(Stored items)
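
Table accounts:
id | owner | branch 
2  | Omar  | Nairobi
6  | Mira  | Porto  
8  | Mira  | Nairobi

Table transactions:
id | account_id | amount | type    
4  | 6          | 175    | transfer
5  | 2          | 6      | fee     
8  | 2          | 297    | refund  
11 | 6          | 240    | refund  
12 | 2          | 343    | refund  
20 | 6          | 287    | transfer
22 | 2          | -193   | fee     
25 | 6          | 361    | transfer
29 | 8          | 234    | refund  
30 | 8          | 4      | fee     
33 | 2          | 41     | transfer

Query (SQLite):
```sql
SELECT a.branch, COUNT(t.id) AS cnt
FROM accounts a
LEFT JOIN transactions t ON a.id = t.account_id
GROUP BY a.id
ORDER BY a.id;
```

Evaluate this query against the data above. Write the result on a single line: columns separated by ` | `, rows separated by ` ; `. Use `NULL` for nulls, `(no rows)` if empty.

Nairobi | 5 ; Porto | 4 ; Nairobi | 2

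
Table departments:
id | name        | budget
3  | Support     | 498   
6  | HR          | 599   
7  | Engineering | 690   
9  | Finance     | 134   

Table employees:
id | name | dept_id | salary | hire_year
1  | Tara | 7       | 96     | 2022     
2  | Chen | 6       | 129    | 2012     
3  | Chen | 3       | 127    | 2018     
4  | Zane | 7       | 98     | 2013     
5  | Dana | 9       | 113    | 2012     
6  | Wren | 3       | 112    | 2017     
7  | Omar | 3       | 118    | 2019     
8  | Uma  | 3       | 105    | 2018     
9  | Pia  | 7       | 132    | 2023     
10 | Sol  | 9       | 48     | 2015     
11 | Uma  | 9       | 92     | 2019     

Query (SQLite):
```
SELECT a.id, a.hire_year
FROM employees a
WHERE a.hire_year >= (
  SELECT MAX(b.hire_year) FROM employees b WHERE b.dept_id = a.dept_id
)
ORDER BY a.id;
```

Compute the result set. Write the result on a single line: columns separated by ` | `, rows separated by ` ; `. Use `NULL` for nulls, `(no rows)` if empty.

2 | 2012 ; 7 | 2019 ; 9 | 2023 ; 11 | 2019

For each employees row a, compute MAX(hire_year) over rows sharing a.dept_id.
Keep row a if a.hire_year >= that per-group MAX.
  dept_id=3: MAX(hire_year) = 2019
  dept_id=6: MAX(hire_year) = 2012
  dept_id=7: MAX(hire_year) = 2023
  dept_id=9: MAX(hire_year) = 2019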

==

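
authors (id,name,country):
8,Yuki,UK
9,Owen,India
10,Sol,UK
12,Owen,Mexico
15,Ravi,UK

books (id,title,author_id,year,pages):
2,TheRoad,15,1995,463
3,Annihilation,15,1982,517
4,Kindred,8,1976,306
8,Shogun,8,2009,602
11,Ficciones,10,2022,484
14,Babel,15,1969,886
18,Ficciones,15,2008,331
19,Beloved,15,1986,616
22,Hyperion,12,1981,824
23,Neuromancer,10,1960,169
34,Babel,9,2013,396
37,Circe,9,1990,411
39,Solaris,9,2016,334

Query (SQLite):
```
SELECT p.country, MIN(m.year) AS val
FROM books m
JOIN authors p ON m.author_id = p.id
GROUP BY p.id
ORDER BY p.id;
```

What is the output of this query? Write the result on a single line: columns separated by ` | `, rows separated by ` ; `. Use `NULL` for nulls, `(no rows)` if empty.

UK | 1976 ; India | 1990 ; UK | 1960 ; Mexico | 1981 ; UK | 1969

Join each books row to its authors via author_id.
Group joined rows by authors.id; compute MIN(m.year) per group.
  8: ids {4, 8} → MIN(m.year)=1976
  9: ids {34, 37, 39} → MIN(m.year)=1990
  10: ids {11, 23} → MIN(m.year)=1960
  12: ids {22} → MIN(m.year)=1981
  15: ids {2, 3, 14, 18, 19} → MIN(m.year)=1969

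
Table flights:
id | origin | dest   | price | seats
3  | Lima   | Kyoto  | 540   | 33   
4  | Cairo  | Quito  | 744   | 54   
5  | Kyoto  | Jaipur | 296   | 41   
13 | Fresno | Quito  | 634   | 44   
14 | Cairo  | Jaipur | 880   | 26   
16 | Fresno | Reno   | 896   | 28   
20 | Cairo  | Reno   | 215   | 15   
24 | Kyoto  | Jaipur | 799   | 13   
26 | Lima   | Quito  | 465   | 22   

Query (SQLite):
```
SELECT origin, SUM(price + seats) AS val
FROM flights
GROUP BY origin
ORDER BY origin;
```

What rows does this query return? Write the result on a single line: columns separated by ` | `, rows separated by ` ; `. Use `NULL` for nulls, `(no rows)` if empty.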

■ Exercise brief
Pull every line containing "transfer" from the entries above and copy it.

■ Written answer
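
4  | 6          | 175    | transfer
20 | 6          | 287    | transfer
25 | 6          | 361    | transfer
33 | 2          | 41     | transfer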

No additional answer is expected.